Your instructions
Both the line containing "At a rooftop exposure array, the" and the line containing "Environmental survey of" belong to the span. Output exactly that span from the listing below, and nothing outside it.

● ● ● ● ● ● ●

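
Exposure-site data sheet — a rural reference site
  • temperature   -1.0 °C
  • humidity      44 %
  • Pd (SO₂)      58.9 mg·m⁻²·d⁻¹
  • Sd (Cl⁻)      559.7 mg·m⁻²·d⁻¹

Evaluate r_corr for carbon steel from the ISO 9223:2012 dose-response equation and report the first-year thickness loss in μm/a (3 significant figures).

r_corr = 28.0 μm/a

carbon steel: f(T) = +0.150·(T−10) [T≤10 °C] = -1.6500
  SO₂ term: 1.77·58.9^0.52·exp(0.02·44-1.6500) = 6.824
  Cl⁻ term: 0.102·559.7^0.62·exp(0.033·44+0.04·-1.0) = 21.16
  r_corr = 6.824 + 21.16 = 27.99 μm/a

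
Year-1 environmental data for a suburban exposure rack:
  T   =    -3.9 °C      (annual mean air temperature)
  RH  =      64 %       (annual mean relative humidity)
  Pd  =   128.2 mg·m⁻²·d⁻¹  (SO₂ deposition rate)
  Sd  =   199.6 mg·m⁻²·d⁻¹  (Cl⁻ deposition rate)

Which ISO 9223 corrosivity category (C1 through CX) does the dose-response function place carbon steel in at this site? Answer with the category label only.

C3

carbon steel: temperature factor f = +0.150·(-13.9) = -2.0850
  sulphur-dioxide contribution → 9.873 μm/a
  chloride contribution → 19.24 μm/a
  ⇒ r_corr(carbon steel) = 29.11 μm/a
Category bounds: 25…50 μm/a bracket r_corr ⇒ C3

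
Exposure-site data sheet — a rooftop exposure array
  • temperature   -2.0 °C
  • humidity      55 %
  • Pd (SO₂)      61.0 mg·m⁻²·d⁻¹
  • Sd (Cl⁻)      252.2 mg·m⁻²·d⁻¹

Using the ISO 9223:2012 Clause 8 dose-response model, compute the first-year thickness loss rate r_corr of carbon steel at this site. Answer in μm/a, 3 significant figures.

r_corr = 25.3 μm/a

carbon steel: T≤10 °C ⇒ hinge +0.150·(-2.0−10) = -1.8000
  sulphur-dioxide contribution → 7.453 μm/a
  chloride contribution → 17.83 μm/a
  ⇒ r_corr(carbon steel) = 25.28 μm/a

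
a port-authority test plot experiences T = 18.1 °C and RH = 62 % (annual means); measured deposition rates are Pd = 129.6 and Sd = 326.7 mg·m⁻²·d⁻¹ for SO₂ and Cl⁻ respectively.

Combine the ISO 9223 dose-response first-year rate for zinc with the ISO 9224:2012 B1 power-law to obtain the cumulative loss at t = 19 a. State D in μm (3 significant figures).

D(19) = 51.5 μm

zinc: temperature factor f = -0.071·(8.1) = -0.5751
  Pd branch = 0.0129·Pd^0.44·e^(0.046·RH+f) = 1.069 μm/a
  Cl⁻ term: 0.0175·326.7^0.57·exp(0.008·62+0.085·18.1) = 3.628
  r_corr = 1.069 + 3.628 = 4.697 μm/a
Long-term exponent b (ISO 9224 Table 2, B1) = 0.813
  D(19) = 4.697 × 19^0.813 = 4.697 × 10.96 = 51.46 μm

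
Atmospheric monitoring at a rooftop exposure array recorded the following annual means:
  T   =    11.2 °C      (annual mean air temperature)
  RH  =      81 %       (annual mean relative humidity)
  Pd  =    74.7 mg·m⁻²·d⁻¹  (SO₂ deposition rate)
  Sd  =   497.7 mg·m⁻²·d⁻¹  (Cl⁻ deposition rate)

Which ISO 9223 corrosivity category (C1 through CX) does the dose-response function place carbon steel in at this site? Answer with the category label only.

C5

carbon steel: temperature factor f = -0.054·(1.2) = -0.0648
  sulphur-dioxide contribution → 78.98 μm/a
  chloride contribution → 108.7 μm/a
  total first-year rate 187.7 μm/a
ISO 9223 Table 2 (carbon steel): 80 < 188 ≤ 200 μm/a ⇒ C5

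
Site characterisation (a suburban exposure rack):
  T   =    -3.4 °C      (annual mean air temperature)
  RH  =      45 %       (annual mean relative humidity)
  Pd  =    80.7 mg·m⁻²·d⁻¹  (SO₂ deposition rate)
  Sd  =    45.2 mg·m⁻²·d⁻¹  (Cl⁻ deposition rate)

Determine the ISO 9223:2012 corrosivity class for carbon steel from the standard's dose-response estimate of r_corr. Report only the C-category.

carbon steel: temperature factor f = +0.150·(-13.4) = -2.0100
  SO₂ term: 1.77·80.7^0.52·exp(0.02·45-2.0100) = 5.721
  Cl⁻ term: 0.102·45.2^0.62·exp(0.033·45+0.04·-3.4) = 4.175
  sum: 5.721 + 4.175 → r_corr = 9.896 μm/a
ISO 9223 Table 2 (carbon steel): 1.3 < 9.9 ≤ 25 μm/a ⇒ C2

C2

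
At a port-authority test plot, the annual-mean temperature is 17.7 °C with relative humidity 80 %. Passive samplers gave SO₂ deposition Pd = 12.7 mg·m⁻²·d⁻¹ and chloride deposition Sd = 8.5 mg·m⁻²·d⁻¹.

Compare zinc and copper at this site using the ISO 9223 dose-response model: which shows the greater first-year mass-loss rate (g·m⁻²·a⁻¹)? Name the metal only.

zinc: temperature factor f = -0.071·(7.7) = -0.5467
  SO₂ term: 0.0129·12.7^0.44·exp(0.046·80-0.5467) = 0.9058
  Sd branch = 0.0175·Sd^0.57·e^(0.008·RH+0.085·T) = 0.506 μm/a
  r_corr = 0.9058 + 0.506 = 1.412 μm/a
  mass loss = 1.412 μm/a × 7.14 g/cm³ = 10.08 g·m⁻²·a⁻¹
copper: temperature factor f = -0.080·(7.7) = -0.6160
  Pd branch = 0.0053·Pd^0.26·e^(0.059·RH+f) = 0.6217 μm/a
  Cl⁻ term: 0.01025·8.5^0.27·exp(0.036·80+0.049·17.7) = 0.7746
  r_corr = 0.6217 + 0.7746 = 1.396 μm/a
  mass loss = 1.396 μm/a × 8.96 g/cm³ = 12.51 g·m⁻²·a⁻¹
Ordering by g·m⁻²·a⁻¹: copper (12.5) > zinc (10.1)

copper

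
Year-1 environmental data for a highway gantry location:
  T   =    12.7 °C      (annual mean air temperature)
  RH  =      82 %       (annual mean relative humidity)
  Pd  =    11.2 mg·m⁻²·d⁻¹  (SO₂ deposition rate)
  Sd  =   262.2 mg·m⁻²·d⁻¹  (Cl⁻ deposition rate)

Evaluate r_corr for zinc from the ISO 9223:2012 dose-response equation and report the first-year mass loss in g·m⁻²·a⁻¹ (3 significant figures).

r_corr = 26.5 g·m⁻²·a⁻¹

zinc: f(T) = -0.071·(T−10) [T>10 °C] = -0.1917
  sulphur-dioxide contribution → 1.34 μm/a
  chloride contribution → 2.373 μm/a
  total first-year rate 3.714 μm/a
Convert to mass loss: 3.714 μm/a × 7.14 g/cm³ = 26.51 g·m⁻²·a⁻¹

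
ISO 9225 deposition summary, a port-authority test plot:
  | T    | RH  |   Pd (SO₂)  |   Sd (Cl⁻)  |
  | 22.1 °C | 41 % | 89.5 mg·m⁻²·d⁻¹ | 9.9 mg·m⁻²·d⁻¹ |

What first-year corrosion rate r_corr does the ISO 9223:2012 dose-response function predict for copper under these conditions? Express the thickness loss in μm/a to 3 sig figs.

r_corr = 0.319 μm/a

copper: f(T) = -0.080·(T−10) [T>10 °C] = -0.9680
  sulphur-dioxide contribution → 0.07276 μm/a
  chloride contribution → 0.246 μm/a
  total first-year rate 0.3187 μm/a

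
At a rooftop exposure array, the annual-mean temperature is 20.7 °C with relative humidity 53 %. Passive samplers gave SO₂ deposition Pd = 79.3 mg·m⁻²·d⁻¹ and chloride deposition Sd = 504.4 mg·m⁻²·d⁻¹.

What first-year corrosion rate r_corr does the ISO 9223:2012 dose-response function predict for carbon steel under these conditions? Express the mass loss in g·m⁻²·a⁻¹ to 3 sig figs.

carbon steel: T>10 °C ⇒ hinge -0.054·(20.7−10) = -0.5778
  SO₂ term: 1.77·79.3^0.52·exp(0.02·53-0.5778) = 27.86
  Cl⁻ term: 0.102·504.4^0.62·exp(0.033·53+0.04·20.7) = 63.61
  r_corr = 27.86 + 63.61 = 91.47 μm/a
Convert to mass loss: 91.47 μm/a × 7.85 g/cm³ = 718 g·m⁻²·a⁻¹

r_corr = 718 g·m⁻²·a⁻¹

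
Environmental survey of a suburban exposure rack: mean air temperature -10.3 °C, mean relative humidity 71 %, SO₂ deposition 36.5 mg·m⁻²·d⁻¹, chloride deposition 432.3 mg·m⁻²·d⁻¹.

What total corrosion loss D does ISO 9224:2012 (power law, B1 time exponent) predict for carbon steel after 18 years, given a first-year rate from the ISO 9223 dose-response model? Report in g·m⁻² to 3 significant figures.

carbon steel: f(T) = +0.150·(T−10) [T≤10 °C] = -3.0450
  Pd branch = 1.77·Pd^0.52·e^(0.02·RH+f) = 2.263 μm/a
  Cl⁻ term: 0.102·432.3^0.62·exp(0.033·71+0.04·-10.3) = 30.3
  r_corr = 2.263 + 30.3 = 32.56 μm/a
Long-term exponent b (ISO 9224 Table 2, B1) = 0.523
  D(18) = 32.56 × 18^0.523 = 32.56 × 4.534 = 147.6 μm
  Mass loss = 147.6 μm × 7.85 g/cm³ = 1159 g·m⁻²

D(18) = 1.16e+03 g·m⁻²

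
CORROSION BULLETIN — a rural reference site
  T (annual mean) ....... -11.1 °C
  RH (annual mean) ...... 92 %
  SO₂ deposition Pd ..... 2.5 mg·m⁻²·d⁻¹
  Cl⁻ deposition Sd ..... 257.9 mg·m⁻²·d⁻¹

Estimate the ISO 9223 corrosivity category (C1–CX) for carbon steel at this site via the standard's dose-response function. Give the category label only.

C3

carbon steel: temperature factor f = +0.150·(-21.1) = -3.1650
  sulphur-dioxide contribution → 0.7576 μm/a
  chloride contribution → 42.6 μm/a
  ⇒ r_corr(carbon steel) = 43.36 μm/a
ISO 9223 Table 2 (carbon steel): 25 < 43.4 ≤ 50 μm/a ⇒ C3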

● ● ● ● ● ● ●

Written response
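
At a rooftop exposure array, the annual-mean temperature is 20.7 °C with relative humidity 53 %. Passive samplers gave SO₂ deposition Pd = 79.3 mg·m⁻²·d⁻¹ and chloride deposition Sd = 504.4 mg·m⁻²·d⁻¹.

What first-year corrosion rate r_corr does the ISO 9223:2012 dose-response function predict for carbon steel under these conditions? Express the mass loss in g·m⁻²·a⁻¹ to 3 sig figs.

carbon steel: T>10 °C ⇒ hinge -0.054·(20.7−10) = -0.5778
  SO₂ term: 1.77·79.3^0.52·exp(0.02·53-0.5778) = 27.86
  Cl⁻ term: 0.102·504.4^0.62·exp(0.033·53+0.04·20.7) = 63.61
  r_corr = 27.86 + 63.61 = 91.47 μm/a
Convert to mass loss: 91.47 μm/a × 7.85 g/cm³ = 718 g·m⁻²·a⁻¹

r_corr = 718 g·m⁻²·a⁻¹

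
Environmental survey of a suburban exposure rack: mean air temperature -10.3 °C, mean relative humidity 71 %, SO₂ deposition 36.5 mg·m⁻²·d⁻¹, chloride deposition 432.3 mg·m⁻²·d⁻¹.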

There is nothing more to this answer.